**INPUT DATA**.
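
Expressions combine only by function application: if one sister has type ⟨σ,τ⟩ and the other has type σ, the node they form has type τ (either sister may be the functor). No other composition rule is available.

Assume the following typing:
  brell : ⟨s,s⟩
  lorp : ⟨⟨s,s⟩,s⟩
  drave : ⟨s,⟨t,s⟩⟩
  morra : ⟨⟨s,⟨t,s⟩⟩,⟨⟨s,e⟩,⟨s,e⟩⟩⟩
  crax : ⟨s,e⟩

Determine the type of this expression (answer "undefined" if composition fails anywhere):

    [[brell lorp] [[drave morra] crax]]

[brell lorp] — lorp of type ⟨⟨s,s⟩,s⟩ combines with brell of type ⟨s,s⟩: type s.
[drave morra] — morra of type ⟨⟨s,⟨t,s⟩⟩,⟨⟨s,e⟩,⟨s,e⟩⟩⟩ combines with drave of type ⟨s,⟨t,s⟩⟩: type ⟨⟨s,e⟩,⟨s,e⟩⟩.
[[drave morra] crax] — [drave morra] of type ⟨⟨s,e⟩,⟨s,e⟩⟩ combines with crax of type ⟨s,e⟩: type ⟨s,e⟩.
[[brell lorp] [[drave morra] crax]] — [[drave morra] crax] of type ⟨s,e⟩ combines with [brell lorp] of type s: type e.

e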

**WHAT IS BEING ASKED**.
Every line of the listing should be reproduced exactly.

**YOUR SOLUTION**.
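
Expressions combine only by function application: if one sister has type ⟨σ,τ⟩ and the other has type σ, the node they form has type τ (either sister may be the functor). No other composition rule is available.

Assume the following typing:
  brell : ⟨s,s⟩
  lorp : ⟨⟨s,s⟩,s⟩
  drave : ⟨s,⟨t,s⟩⟩
  morra : ⟨⟨s,⟨t,s⟩⟩,⟨⟨s,e⟩,⟨s,e⟩⟩⟩
  crax : ⟨s,e⟩

Determine the type of this expression (answer "undefined" if composition fails anywhere):

    [[brell lorp] [[drave morra] crax]]

[brell lorp] — lorp of type ⟨⟨s,s⟩,s⟩ combines with brell of type ⟨s,s⟩: type s.
[drave morra] — morra of type ⟨⟨s,⟨t,s⟩⟩,⟨⟨s,e⟩,⟨s,e⟩⟩⟩ combines with drave of type ⟨s,⟨t,s⟩⟩: type ⟨⟨s,e⟩,⟨s,e⟩⟩.
[[drave morra] crax] — [drave morra] of type ⟨⟨s,e⟩,⟨s,e⟩⟩ combines with crax of type ⟨s,e⟩: type ⟨s,e⟩.
[[brell lorp] [[drave morra] crax]] — [[drave morra] crax] of type ⟨s,e⟩ combines with [brell lorp] of type s: type e.

e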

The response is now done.